An exact copy of the listing is needed, with every line kept.

_Dataset excerpts_
- - - - - - -

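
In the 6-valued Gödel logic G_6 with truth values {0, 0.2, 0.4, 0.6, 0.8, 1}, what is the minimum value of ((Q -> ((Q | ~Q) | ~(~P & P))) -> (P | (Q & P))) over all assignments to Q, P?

The minimum is attained at Q = 0, P = 0:
  ~Q: Gödel ¬ of 0 = 1 (operand is 0)
  (Q | ~Q) = max(0, 1) = 1
  ~P: Gödel ¬ of 0 = 1 (operand is 0)
  (~P & P) = min(1, 0) = 0
  ~(~P & P): Gödel ¬ of 0 = 1 (operand is 0)
  ((Q | ~Q) | ~(~P & P)) = max(1, 1) = 1
  (Q -> ((Q | ~Q) | ~(~P & P))): 0 ≤ 1, so result = 1
  (Q & P) = min(0, 0) = 0
  (P | (Q & P)) = max(0, 0) = 0
  ((Q -> ((Q | ~Q) | ~(~P & P))) -> (P | (Q & P))): 1 > 0, so result = 0
Checking all 36 assignments confirms none give a value below 0.00.

0.00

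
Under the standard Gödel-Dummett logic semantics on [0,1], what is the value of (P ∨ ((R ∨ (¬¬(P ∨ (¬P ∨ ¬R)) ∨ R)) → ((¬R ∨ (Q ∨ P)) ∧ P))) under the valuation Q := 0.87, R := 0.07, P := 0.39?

0.39

¬P: Gödel ¬ of 0.39 = 0 (operand ≠ 0)
¬R: Gödel ¬ of 0.07 = 0 (operand ≠ 0)
(¬P ∨ ¬R) = max(0, 0) = 0
(P ∨ (¬P ∨ ¬R)) = max(0.39, 0) = 0.39
¬(P ∨ (¬P ∨ ¬R)): Gödel ¬ of 0.39 = 0 (operand ≠ 0)
¬¬(P ∨ (¬P ∨ ¬R)): Gödel ¬ of 0 = 1 (operand is 0)
(¬¬(P ∨ (¬P ∨ ¬R)) ∨ R) = max(1, 0.07) = 1
(R ∨ (¬¬(P ∨ (¬P ∨ ¬R)) ∨ R)) = max(0.07, 1) = 1
¬R: Gödel ¬ of 0.07 = 0 (operand ≠ 0)
(Q ∨ P) = max(0.87, 0.39) = 0.87
(¬R ∨ (Q ∨ P)) = max(0, 0.87) = 0.87
((¬R ∨ (Q ∨ P)) ∧ P) = min(0.87, 0.39) = 0.39
((R ∨ (¬¬(P ∨ (¬P ∨ ¬R)) ∨ R)) → ((¬R ∨ (Q ∨ P)) ∧ P)): 1 > 0.39, so result = 0.39
(P ∨ ((R ∨ (¬¬(P ∨ (¬P ∨ ¬R)) ∨ R)) → ((¬R ∨ (Q ∨ P)) ∧ P))) = max(0.39, 0.39) = 0.39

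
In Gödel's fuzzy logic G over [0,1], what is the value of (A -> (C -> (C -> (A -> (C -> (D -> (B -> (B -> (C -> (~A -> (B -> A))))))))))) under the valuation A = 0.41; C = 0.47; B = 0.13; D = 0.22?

1.00

~A: Gödel ¬ of 0.41 = 0 (operand ≠ 0)
(B -> A): 0.13 ≤ 0.41, so result = 1
(~A -> (B -> A)): 0 ≤ 1, so result = 1
(C -> (~A -> (B -> A))): 0.47 ≤ 1, so result = 1
(B -> (C -> (~A -> (B -> A)))): 0.13 ≤ 1, so result = 1
(B -> (B -> (C -> (~A -> (B -> A))))): 0.13 ≤ 1, so result = 1
(D -> (B -> (B -> (C -> (~A -> (B -> A)))))): 0.22 ≤ 1, so result = 1
(C -> (D -> (B -> (B -> (C -> (~A -> (B -> A))))))): 0.47 ≤ 1, so result = 1
(A -> (C -> (D -> (B -> (B -> (C -> (~A -> (B -> A)))))))): 0.41 ≤ 1, so result = 1
(C -> (A -> (C -> (D -> (B -> (B -> (C -> (~A -> (B -> A))))))))): 0.47 ≤ 1, so result = 1
(C -> (C -> (A -> (C -> (D -> (B -> (B -> (C -> (~A -> (B -> A)))))))))): 0.47 ≤ 1, so result = 1
(A -> (C -> (C -> (A -> (C -> (D -> (B -> (B -> (C -> (~A -> (B -> A))))))))))): 0.41 ≤ 1, so result = 1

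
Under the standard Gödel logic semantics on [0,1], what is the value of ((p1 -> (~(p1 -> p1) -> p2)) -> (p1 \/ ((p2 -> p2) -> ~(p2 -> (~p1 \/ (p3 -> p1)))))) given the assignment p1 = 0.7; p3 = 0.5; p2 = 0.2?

0.70

(p1 -> p1): 0.7 ≤ 0.7, so result = 1
~(p1 -> p1): Gödel ¬ of 1 = 0 (operand ≠ 0)
(~(p1 -> p1) -> p2): 0 ≤ 0.2, so result = 1
(p1 -> (~(p1 -> p1) -> p2)): 0.7 ≤ 1, so result = 1
(p2 -> p2): 0.2 ≤ 0.2, so result = 1
~p1: Gödel ¬ of 0.7 = 0 (operand ≠ 0)
(p3 -> p1): 0.5 ≤ 0.7, so result = 1
(~p1 \/ (p3 -> p1)) = max(0, 1) = 1
(p2 -> (~p1 \/ (p3 -> p1))): 0.2 ≤ 1, so result = 1
~(p2 -> (~p1 \/ (p3 -> p1))): Gödel ¬ of 1 = 0 (operand ≠ 0)
((p2 -> p2) -> ~(p2 -> (~p1 \/ (p3 -> p1)))): 1 > 0, so result = 0
(p1 \/ ((p2 -> p2) -> ~(p2 -> (~p1 \/ (p3 -> p1))))) = max(0.7, 0) = 0.7
((p1 -> (~(p1 -> p1) -> p2)) -> (p1 \/ ((p2 -> p2) -> ~(p2 -> (~p1 \/ (p3 -> p1)))))): 1 > 0.7, so result = 0.7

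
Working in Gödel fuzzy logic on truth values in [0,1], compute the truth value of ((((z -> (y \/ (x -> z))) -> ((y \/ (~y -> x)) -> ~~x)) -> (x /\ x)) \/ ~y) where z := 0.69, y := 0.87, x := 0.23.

0.23

(x -> z): 0.23 ≤ 0.69, so result = 1
(y \/ (x -> z)) = max(0.87, 1) = 1
(z -> (y \/ (x -> z))): 0.69 ≤ 1, so result = 1
~y: Gödel ¬ of 0.87 = 0 (operand ≠ 0)
(~y -> x): 0 ≤ 0.23, so result = 1
(y \/ (~y -> x)) = max(0.87, 1) = 1
~x: Gödel ¬ of 0.23 = 0 (operand ≠ 0)
~~x: Gödel ¬ of 0 = 1 (operand is 0)
((y \/ (~y -> x)) -> ~~x): 1 ≤ 1, so result = 1
((z -> (y \/ (x -> z))) -> ((y \/ (~y -> x)) -> ~~x)): 1 ≤ 1, so result = 1
(x /\ x) = min(0.23, 0.23) = 0.23
(((z -> (y \/ (x -> z))) -> ((y \/ (~y -> x)) -> ~~x)) -> (x /\ x)): 1 > 0.23, so result = 0.23
~y: Gödel ¬ of 0.87 = 0 (operand ≠ 0)
((((z -> (y \/ (x -> z))) -> ((y \/ (~y -> x)) -> ~~x)) -> (x /\ x)) \/ ~y) = max(0.23, 0) = 0.23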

- - - - - - -

_Solution to the problem_
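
In the 6-valued Gödel logic G_6 with truth values {0, 0.2, 0.4, 0.6, 0.8, 1}, what is the minimum value of ((Q -> ((Q | ~Q) | ~(~P & P))) -> (P | (Q & P))) over all assignments to Q, P?

The minimum is attained at Q = 0, P = 0:
  ~Q: Gödel ¬ of 0 = 1 (operand is 0)
  (Q | ~Q) = max(0, 1) = 1
  ~P: Gödel ¬ of 0 = 1 (operand is 0)
  (~P & P) = min(1, 0) = 0
  ~(~P & P): Gödel ¬ of 0 = 1 (operand is 0)
  ((Q | ~Q) | ~(~P & P)) = max(1, 1) = 1
  (Q -> ((Q | ~Q) | ~(~P & P))): 0 ≤ 1, so result = 1
  (Q & P) = min(0, 0) = 0
  (P | (Q & P)) = max(0, 0) = 0
  ((Q -> ((Q | ~Q) | ~(~P & P))) -> (P | (Q & P))): 1 > 0, so result = 0
Checking all 36 assignments confirms none give a value below 0.00.

0.00

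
Under the standard Gödel-Dummett logic semantics on [0,1], what is the value of (P ∨ ((R ∨ (¬¬(P ∨ (¬P ∨ ¬R)) ∨ R)) → ((¬R ∨ (Q ∨ P)) ∧ P))) under the valuation Q := 0.87, R := 0.07, P := 0.39?

0.39

¬P: Gödel ¬ of 0.39 = 0 (operand ≠ 0)
¬R: Gödel ¬ of 0.07 = 0 (operand ≠ 0)
(¬P ∨ ¬R) = max(0, 0) = 0
(P ∨ (¬P ∨ ¬R)) = max(0.39, 0) = 0.39
¬(P ∨ (¬P ∨ ¬R)): Gödel ¬ of 0.39 = 0 (operand ≠ 0)
¬¬(P ∨ (¬P ∨ ¬R)): Gödel ¬ of 0 = 1 (operand is 0)
(¬¬(P ∨ (¬P ∨ ¬R)) ∨ R) = max(1, 0.07) = 1
(R ∨ (¬¬(P ∨ (¬P ∨ ¬R)) ∨ R)) = max(0.07, 1) = 1
¬R: Gödel ¬ of 0.07 = 0 (operand ≠ 0)
(Q ∨ P) = max(0.87, 0.39) = 0.87
(¬R ∨ (Q ∨ P)) = max(0, 0.87) = 0.87
((¬R ∨ (Q ∨ P)) ∧ P) = min(0.87, 0.39) = 0.39
((R ∨ (¬¬(P ∨ (¬P ∨ ¬R)) ∨ R)) → ((¬R ∨ (Q ∨ P)) ∧ P)): 1 > 0.39, so result = 0.39
(P ∨ ((R ∨ (¬¬(P ∨ (¬P ∨ ¬R)) ∨ R)) → ((¬R ∨ (Q ∨ P)) ∧ P))) = max(0.39, 0.39) = 0.39

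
In Gödel's fuzzy logic G over [0,1], what is the value of (A -> (C -> (C -> (A -> (C -> (D -> (B -> (B -> (C -> (~A -> (B -> A))))))))))) under the valuation A = 0.41; C = 0.47; B = 0.13; D = 0.22?

1.00

~A: Gödel ¬ of 0.41 = 0 (operand ≠ 0)
(B -> A): 0.13 ≤ 0.41, so result = 1
(~A -> (B -> A)): 0 ≤ 1, so result = 1
(C -> (~A -> (B -> A))): 0.47 ≤ 1, so result = 1
(B -> (C -> (~A -> (B -> A)))): 0.13 ≤ 1, so result = 1
(B -> (B -> (C -> (~A -> (B -> A))))): 0.13 ≤ 1, so result = 1
(D -> (B -> (B -> (C -> (~A -> (B -> A)))))): 0.22 ≤ 1, so result = 1
(C -> (D -> (B -> (B -> (C -> (~A -> (B -> A))))))): 0.47 ≤ 1, so result = 1
(A -> (C -> (D -> (B -> (B -> (C -> (~A -> (B -> A)))))))): 0.41 ≤ 1, so result = 1
(C -> (A -> (C -> (D -> (B -> (B -> (C -> (~A -> (B -> A))))))))): 0.47 ≤ 1, so result = 1
(C -> (C -> (A -> (C -> (D -> (B -> (B -> (C -> (~A -> (B -> A)))))))))): 0.47 ≤ 1, so result = 1
(A -> (C -> (C -> (A -> (C -> (D -> (B -> (B -> (C -> (~A -> (B -> A))))))))))): 0.41 ≤ 1, so result = 1

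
Under the standard Gödel logic semantics on [0,1], what is the value of ((p1 -> (~(p1 -> p1) -> p2)) -> (p1 \/ ((p2 -> p2) -> ~(p2 -> (~p1 \/ (p3 -> p1)))))) given the assignment p1 = 0.7; p3 = 0.5; p2 = 0.2?

0.70

(p1 -> p1): 0.7 ≤ 0.7, so result = 1
~(p1 -> p1): Gödel ¬ of 1 = 0 (operand ≠ 0)
(~(p1 -> p1) -> p2): 0 ≤ 0.2, so result = 1
(p1 -> (~(p1 -> p1) -> p2)): 0.7 ≤ 1, so result = 1
(p2 -> p2): 0.2 ≤ 0.2, so result = 1
~p1: Gödel ¬ of 0.7 = 0 (operand ≠ 0)
(p3 -> p1): 0.5 ≤ 0.7, so result = 1
(~p1 \/ (p3 -> p1)) = max(0, 1) = 1
(p2 -> (~p1 \/ (p3 -> p1))): 0.2 ≤ 1, so result = 1
~(p2 -> (~p1 \/ (p3 -> p1))): Gödel ¬ of 1 = 0 (operand ≠ 0)
((p2 -> p2) -> ~(p2 -> (~p1 \/ (p3 -> p1)))): 1 > 0, so result = 0
(p1 \/ ((p2 -> p2) -> ~(p2 -> (~p1 \/ (p3 -> p1))))) = max(0.7, 0) = 0.7
((p1 -> (~(p1 -> p1) -> p2)) -> (p1 \/ ((p2 -> p2) -> ~(p2 -> (~p1 \/ (p3 -> p1)))))): 1 > 0.7, so result = 0.7

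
Working in Gödel fuzzy logic on truth values in [0,1], compute the truth value of ((((z -> (y \/ (x -> z))) -> ((y \/ (~y -> x)) -> ~~x)) -> (x /\ x)) \/ ~y) where z := 0.69, y := 0.87, x := 0.23.

0.23

(x -> z): 0.23 ≤ 0.69, so result = 1
(y \/ (x -> z)) = max(0.87, 1) = 1
(z -> (y \/ (x -> z))): 0.69 ≤ 1, so result = 1
~y: Gödel ¬ of 0.87 = 0 (operand ≠ 0)
(~y -> x): 0 ≤ 0.23, so result = 1
(y \/ (~y -> x)) = max(0.87, 1) = 1
~x: Gödel ¬ of 0.23 = 0 (operand ≠ 0)
~~x: Gödel ¬ of 0 = 1 (operand is 0)
((y \/ (~y -> x)) -> ~~x): 1 ≤ 1, so result = 1
((z -> (y \/ (x -> z))) -> ((y \/ (~y -> x)) -> ~~x)): 1 ≤ 1, so result = 1
(x /\ x) = min(0.23, 0.23) = 0.23
(((z -> (y \/ (x -> z))) -> ((y \/ (~y -> x)) -> ~~x)) -> (x /\ x)): 1 > 0.23, so result = 0.23
~y: Gödel ¬ of 0.87 = 0 (operand ≠ 0)
((((z -> (y \/ (x -> z))) -> ((y \/ (~y -> x)) -> ~~x)) -> (x /\ x)) \/ ~y) = max(0.23, 0) = 0.23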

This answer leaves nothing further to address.